----- Data for review

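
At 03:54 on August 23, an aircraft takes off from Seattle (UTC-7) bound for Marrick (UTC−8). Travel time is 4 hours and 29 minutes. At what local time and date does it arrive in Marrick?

Convert departure to UTC: 03:54 + 7:00 = 10:54 UTC on Aug 23.
Add 4 hours and 29 minutes travel time → 15:23 UTC.
Marrick is UTC−8:00, so local arrival = 15:23 − 8:00 = 07:23 on Aug 23.

07:23 on August 23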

----------

→ Your goal
All of the lines above must be returned exactly as they stand.

→ Result of this exercise
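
At 03:54 on August 23, an aircraft takes off from Seattle (UTC-7) bound for Marrick (UTC−8). Travel time is 4 hours and 29 minutes. At what local time and date does it arrive in Marrick?

Convert departure to UTC: 03:54 + 7:00 = 10:54 UTC on Aug 23.
Add 4 hours and 29 minutes travel time → 15:23 UTC.
Marrick is UTC−8:00, so local arrival = 15:23 − 8:00 = 07:23 on Aug 23.

07:23 on August 23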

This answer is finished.